Task directions: All entries should be copied exactly, none left out.
*** Block opens ***
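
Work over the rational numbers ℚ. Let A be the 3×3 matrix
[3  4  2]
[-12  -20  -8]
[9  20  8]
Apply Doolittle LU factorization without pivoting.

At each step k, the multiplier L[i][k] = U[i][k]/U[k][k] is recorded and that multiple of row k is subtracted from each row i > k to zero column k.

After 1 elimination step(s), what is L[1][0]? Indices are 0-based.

k=0: U[0][0]=3
  eliminate (1,0): mult=-4, new row 1: (0, -4, 0); set L[1][0]=-4
  eliminate (2,0): mult=3, new row 2: (0, 8, 2); set L[2][0]=3

L[1][0] = -4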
*** Block closes ***
Result for this task:
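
Work over the rational numbers ℚ. Let A be the 3×3 matrix
[3  4  2]
[-12  -20  -8]
[9  20  8]
Apply Doolittle LU factorization without pivoting.

At each step k, the multiplier L[i][k] = U[i][k]/U[k][k] is recorded and that multiple of row k is subtracted from each row i > k to zero column k.

After 1 elimination step(s), what is L[1][0]? Indices are 0-based.

k=0: U[0][0]=3
  eliminate (1,0): mult=-4, new row 1: (0, -4, 0); set L[1][0]=-4
  eliminate (2,0): mult=3, new row 2: (0, 8, 2); set L[2][0]=3

L[1][0] = -4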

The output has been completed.